[TASK]
From the line containing "Compute the Darcy-Weisbach" through the last line of the data, return those lines exactly as written and nothing more.

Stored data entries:
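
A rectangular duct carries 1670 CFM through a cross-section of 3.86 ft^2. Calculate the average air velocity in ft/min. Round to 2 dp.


V = 1670 / 3.86 = 432.64 ft/min

432.64 ft/min


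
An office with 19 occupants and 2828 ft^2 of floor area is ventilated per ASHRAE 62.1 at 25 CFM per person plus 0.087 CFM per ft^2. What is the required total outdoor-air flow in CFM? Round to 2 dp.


Total = 19*25 + 2828*0.087 = 721.04 CFM

721.04 CFM


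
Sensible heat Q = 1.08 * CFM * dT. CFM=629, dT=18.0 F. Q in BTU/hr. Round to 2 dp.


Q = 1.08 * 629 * 18.0 = 12227.76 BTU/hr

12227.76 BTU/hr


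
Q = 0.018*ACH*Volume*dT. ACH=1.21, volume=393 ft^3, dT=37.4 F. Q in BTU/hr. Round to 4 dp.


Q = 0.018 * 1.21 * 393 * 37.4 = 320.1268 BTU/hr

320.1268 BTU/hr


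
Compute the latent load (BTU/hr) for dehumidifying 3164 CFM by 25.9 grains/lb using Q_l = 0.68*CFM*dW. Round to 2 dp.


Q = 0.68 * 3164 * 25.9 = 55724.37 BTU/hr

55724.37 BTU/hr


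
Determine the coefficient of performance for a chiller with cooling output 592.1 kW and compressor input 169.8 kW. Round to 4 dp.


COP = 592.1 / 169.8 = 3.4870

3.4870


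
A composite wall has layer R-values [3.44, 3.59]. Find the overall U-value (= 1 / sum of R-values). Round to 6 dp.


R_total = 3.44 + 3.59 = 7.03
U = 1/7.03 = 0.142248

0.142248


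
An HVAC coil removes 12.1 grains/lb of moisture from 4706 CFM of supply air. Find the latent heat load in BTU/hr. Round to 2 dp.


Q = 0.68 * 4706 * 12.1 = 38720.97 BTU/hr

38720.97 BTU/hr


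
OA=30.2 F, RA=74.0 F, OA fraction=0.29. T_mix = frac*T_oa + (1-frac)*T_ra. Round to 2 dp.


T_mix = 0.29*30.2 + 0.71*74.0 = 61.30 F

61.30 F


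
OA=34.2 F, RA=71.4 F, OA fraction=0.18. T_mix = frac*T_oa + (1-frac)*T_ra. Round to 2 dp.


T_mix = 0.18*34.2 + 0.82*71.4 = 64.70 F

64.70 F


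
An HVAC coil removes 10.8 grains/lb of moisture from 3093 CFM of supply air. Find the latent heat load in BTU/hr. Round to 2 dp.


Q = 0.68 * 3093 * 10.8 = 22714.99 BTU/hr

22714.99 BTU/hr


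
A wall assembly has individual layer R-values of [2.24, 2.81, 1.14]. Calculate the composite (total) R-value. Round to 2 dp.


R_total = 2.24 + 2.81 + 1.14 = 6.19

6.19


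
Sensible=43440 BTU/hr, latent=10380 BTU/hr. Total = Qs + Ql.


Qt = 43440 + 10380 = 53820 BTU/hr

53820 BTU/hr


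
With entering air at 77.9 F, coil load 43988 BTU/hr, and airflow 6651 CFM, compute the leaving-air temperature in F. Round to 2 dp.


dT = 43988/(1.08*6651) = 6.1238
T_leave = 77.9 - 6.1238 = 71.78 F

71.78 F


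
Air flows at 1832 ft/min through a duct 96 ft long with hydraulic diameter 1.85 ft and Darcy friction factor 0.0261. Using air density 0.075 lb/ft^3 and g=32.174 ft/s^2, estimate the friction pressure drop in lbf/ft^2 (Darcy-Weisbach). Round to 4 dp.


v_fps = 1832/60 = 30.5333 ft/s
dp = 0.0261*(96/1.85)*0.075*30.5333^2/(2*32.174) = 1.4717 lbf/ft^2

1.4717 lbf/ft^2


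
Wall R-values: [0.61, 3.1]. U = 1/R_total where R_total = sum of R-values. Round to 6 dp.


R_total = 0.61 + 3.1 = 3.71
U = 1/3.71 = 0.269542

0.269542


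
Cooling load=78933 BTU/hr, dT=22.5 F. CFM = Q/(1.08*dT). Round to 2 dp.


CFM = 78933 / (1.08 * 22.5) = 3248.27

3248.27 CFM


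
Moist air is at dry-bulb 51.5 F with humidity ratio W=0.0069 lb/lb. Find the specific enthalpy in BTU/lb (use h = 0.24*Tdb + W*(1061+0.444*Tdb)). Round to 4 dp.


h = 0.24*51.5 + 0.0069*(1061+0.444*51.5) = 19.8387 BTU/lb

19.8387 BTU/lb


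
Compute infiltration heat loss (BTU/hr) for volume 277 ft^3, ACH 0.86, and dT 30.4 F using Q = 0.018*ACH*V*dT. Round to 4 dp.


Q = 0.018 * 0.86 * 277 * 30.4 = 130.3540 BTU/hr

130.3540 BTU/hr


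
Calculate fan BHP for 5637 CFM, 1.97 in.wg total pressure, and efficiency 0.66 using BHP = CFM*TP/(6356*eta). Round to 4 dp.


BHP = 5637 * 1.97 / (6356 * 0.66) = 2.6472 hp

2.6472 hp


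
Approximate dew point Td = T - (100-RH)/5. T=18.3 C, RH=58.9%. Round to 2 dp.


Td = 18.3 - (100-58.9)/5 = 10.08 C

10.08 C


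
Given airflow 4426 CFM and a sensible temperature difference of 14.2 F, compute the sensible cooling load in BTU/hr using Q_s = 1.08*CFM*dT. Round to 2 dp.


Q = 1.08 * 4426 * 14.2 = 67877.14 BTU/hr

67877.14 BTU/hr


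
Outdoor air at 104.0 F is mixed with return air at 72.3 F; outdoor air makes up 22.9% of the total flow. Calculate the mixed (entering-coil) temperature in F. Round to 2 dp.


T_mix = 72.3 + (22.9/100)*(104.0-72.3) = 79.56 F

79.56 F


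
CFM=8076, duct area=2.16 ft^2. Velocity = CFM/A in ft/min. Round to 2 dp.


V = 8076 / 2.16 = 3738.89 ft/min

3738.89 ft/min


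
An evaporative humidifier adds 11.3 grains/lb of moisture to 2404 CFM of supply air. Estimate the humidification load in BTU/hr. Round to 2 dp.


Q = 0.68 * 2404 * 11.3 = 18472.34 BTU/hr

18472.34 BTU/hr


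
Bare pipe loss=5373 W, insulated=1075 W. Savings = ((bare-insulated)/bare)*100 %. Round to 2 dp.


Savings = ((5373-1075)/5373)*100 = 79.99 %

79.99 %


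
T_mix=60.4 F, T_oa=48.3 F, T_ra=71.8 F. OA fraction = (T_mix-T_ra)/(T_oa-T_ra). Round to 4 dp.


frac = (60.4 - 71.8) / (48.3 - 71.8) = 0.4851

0.4851


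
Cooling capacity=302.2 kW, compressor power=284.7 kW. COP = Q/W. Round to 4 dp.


COP = 302.2 / 284.7 = 1.0615

1.0615


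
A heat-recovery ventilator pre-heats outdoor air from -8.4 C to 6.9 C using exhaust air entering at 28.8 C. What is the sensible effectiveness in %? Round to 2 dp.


eff = (6.9-(-8.4))/(28.8-(-8.4))*100 = 41.13 %

41.13 %


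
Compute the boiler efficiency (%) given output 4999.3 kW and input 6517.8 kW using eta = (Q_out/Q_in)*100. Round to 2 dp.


eta = (4999.3/6517.8)*100 = 76.70 %

76.70 %


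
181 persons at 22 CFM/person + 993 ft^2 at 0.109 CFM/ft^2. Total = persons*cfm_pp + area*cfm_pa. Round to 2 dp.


Total = 181*22 + 993*0.109 = 4090.24 CFM

4090.24 CFM


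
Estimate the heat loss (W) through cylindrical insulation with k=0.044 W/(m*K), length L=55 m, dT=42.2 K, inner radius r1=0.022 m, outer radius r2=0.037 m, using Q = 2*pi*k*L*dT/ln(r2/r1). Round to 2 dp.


Q = 2*pi*0.044*55*42.2/ln(0.037/0.022) = 1234.26 W

1234.26 W


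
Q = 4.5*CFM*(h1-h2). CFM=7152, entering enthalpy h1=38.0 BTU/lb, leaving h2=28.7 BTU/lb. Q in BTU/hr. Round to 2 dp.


Q = 4.5 * 7152 * (38.0 - 28.7) = 299311.20 BTU/hr

299311.20 BTU/hr


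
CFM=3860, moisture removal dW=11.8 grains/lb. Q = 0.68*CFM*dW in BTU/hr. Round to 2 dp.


Q = 0.68 * 3860 * 11.8 = 30972.64 BTU/hr

30972.64 BTU/hr


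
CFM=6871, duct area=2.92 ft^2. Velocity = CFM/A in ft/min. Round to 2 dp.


V = 6871 / 2.92 = 2353.08 ft/min

2353.08 ft/min


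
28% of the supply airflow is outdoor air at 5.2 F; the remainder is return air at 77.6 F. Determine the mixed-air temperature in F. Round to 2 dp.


T_mix = 0.28*5.2 + 0.72*77.6 = 57.33 F

57.33 F


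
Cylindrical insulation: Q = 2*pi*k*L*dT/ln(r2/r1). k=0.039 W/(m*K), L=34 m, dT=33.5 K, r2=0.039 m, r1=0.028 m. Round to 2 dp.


Q = 2*pi*0.039*34*33.5/ln(0.039/0.028) = 842.31 W

842.31 W


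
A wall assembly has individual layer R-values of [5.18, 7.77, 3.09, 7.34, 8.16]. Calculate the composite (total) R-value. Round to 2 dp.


R_total = 5.18 + 7.77 + 3.09 + 7.34 + 8.16 = 31.54

31.54


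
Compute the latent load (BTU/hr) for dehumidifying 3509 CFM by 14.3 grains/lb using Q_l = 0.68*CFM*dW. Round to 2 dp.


Q = 0.68 * 3509 * 14.3 = 34121.52 BTU/hr

34121.52 BTU/hr


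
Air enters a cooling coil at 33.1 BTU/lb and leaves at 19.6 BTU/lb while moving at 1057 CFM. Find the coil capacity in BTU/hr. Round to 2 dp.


Q = 4.5 * 1057 * (33.1 - 19.6) = 64212.75 BTU/hr

64212.75 BTU/hr


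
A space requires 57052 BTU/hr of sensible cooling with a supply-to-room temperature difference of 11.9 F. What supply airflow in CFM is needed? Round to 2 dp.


CFM = 57052 / (1.08 * 11.9) = 4439.15

4439.15 CFM


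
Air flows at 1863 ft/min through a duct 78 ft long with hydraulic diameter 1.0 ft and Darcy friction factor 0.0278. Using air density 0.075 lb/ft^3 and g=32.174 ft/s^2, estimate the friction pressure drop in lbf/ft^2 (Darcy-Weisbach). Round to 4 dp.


v_fps = 1863/60 = 31.05 ft/s
dp = 0.0278*(78/1.0)*0.075*31.05^2/(2*32.174) = 2.4366 lbf/ft^2

2.4366 lbf/ft^2


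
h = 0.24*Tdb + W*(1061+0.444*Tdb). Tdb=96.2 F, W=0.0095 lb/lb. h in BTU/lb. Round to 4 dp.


h = 0.24*96.2 + 0.0095*(1061+0.444*96.2) = 33.5733 BTU/lb

33.5733 BTU/lb


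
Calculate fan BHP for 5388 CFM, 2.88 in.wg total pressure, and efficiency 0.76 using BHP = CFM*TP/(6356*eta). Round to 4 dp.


BHP = 5388 * 2.88 / (6356 * 0.76) = 3.2123 hp

3.2123 hp


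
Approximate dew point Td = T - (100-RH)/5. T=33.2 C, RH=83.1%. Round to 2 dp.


Td = 33.2 - (100-83.1)/5 = 29.82 C

29.82 C


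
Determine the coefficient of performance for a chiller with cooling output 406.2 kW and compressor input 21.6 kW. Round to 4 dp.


COP = 406.2 / 21.6 = 18.8056

18.8056


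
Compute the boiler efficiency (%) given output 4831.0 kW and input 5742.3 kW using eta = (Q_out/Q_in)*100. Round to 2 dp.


eta = (4831.0/5742.3)*100 = 84.13 %

84.13 %


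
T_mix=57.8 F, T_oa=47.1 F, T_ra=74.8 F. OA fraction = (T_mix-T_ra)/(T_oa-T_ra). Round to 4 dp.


frac = (57.8 - 74.8) / (47.1 - 74.8) = 0.6137

0.6137


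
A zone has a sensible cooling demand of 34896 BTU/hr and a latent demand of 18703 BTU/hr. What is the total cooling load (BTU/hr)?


Qt = 34896 + 18703 = 53599 BTU/hr

53599 BTU/hr


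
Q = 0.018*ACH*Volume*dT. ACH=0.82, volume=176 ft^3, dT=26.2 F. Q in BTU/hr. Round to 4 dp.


Q = 0.018 * 0.82 * 176 * 26.2 = 68.0613 BTU/hr

68.0613 BTU/hr


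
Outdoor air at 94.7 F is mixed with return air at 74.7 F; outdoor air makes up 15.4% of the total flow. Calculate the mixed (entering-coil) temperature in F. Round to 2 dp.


T_mix = 74.7 + (15.4/100)*(94.7-74.7) = 77.78 F

77.78 F


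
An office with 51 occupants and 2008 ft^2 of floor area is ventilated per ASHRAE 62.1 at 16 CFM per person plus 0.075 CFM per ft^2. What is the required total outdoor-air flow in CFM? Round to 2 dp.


Total = 51*16 + 2008*0.075 = 966.60 CFM

966.60 CFM


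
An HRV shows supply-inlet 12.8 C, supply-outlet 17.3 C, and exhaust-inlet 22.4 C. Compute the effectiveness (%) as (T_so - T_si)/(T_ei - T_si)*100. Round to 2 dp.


eff = (17.3-12.8)/(22.4-12.8)*100 = 46.88 %

46.88 %


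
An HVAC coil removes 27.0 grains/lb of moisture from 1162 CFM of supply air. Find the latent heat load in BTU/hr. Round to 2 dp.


Q = 0.68 * 1162 * 27.0 = 21334.32 BTU/hr

21334.32 BTU/hr


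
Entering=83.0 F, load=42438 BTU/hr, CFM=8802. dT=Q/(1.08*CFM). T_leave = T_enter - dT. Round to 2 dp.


dT = 42438/(1.08*8802) = 4.4643
T_leave = 83.0 - 4.4643 = 78.54 F

78.54 F


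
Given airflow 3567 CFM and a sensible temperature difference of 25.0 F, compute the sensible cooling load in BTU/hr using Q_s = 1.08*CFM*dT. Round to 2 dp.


Q = 1.08 * 3567 * 25.0 = 96309.00 BTU/hr

96309.00 BTU/hr


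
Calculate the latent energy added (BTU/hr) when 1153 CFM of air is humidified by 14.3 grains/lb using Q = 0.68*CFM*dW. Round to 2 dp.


Q = 0.68 * 1153 * 14.3 = 11211.77 BTU/hr

11211.77 BTU/hr


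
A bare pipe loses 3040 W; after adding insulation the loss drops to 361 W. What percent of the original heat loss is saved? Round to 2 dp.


Savings = ((3040-361)/3040)*100 = 88.13 %

88.13 %


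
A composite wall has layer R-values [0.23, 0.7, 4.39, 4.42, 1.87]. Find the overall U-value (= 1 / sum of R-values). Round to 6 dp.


R_total = 0.23 + 0.7 + 4.39 + 4.42 + 1.87 = 11.61
U = 1/11.61 = 0.086133

0.086133


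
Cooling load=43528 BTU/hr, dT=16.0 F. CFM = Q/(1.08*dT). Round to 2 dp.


CFM = 43528 / (1.08 * 16.0) = 2518.98

2518.98 CFM


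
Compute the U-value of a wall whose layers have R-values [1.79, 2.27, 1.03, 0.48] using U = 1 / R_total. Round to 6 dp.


R_total = 1.79 + 2.27 + 1.03 + 0.48 = 5.57
U = 1/5.57 = 0.179533

0.179533


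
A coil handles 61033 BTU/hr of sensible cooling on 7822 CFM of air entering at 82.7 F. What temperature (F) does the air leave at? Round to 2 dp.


dT = 61033/(1.08*7822) = 7.2248
T_leave = 82.7 - 7.2248 = 75.48 F

75.48 F


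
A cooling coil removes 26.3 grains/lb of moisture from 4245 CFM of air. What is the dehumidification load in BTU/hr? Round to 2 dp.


Q = 0.68 * 4245 * 26.3 = 75917.58 BTU/hr

75917.58 BTU/hr


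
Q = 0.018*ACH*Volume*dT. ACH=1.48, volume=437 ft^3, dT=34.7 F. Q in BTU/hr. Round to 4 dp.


Q = 0.018 * 1.48 * 437 * 34.7 = 403.9663 BTU/hr

403.9663 BTU/hr


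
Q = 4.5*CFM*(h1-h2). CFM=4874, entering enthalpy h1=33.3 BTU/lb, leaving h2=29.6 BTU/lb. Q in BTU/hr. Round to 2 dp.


Q = 4.5 * 4874 * (33.3 - 29.6) = 81152.10 BTU/hr

81152.10 BTU/hr


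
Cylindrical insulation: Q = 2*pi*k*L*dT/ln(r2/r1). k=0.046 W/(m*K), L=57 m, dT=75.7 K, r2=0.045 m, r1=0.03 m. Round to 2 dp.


Q = 2*pi*0.046*57*75.7/ln(0.045/0.03) = 3075.78 W

3075.78 W


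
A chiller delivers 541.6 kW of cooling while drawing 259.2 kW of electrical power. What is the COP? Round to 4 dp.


COP = 541.6 / 259.2 = 2.0895

2.0895


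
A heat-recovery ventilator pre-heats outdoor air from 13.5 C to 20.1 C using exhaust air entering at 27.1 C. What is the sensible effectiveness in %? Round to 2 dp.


eff = (20.1-13.5)/(27.1-13.5)*100 = 48.53 %

48.53 %


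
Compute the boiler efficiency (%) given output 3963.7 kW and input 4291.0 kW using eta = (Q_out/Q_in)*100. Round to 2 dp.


eta = (3963.7/4291.0)*100 = 92.37 %

92.37 %


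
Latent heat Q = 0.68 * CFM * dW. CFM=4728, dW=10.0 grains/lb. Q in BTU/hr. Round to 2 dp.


Q = 0.68 * 4728 * 10.0 = 32150.40 BTU/hr

32150.40 BTU/hr


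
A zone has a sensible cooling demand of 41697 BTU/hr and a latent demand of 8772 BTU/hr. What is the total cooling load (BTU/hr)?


Qt = 41697 + 8772 = 50469 BTU/hr

50469 BTU/hr


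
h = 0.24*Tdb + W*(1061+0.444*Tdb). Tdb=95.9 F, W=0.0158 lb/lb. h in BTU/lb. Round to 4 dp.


h = 0.24*95.9 + 0.0158*(1061+0.444*95.9) = 40.4526 BTU/lb

40.4526 BTU/lb


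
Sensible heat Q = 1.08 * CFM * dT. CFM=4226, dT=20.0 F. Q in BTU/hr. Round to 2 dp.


Q = 1.08 * 4226 * 20.0 = 91281.60 BTU/hr

91281.60 BTU/hr


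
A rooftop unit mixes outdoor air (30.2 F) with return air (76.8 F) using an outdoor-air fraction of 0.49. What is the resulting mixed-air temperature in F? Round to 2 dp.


T_mix = 0.49*30.2 + 0.51*76.8 = 53.97 F

53.97 F


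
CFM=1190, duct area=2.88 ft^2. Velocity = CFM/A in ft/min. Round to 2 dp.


V = 1190 / 2.88 = 413.19 ft/min

413.19 ft/min


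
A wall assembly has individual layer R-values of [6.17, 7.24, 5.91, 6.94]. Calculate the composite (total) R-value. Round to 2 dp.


R_total = 6.17 + 7.24 + 5.91 + 6.94 = 26.26

26.26


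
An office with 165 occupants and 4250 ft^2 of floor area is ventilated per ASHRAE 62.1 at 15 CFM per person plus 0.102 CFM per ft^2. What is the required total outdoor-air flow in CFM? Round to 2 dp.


Total = 165*15 + 4250*0.102 = 2908.50 CFM

2908.50 CFM


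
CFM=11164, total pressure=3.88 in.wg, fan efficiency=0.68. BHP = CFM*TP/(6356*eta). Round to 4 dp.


BHP = 11164 * 3.88 / (6356 * 0.68) = 10.0221 hp

10.0221 hp


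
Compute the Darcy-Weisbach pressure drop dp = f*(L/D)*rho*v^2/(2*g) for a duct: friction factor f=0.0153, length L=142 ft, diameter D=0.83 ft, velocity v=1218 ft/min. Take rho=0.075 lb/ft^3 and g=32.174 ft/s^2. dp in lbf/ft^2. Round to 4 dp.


v_fps = 1218/60 = 20.3 ft/s
dp = 0.0153*(142/0.83)*0.075*20.3^2/(2*32.174) = 1.2572 lbf/ft^2

1.2572 lbf/ft^2


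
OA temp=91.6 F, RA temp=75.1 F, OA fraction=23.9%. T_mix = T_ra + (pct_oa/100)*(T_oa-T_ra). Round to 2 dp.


T_mix = 75.1 + (23.9/100)*(91.6-75.1) = 79.04 F

79.04 F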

[ANSWER BOX]
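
Compute the Darcy-Weisbach pressure drop dp = f*(L/D)*rho*v^2/(2*g) for a duct: friction factor f=0.0153, length L=142 ft, diameter D=0.83 ft, velocity v=1218 ft/min. Take rho=0.075 lb/ft^3 and g=32.174 ft/s^2. dp in lbf/ft^2. Round to 4 dp.


v_fps = 1218/60 = 20.3 ft/s
dp = 0.0153*(142/0.83)*0.075*20.3^2/(2*32.174) = 1.2572 lbf/ft^2

1.2572 lbf/ft^2


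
OA temp=91.6 F, RA temp=75.1 F, OA fraction=23.9%. T_mix = T_ra + (pct_oa/100)*(T_oa-T_ra). Round to 2 dp.


T_mix = 75.1 + (23.9/100)*(91.6-75.1) = 79.04 F

79.04 F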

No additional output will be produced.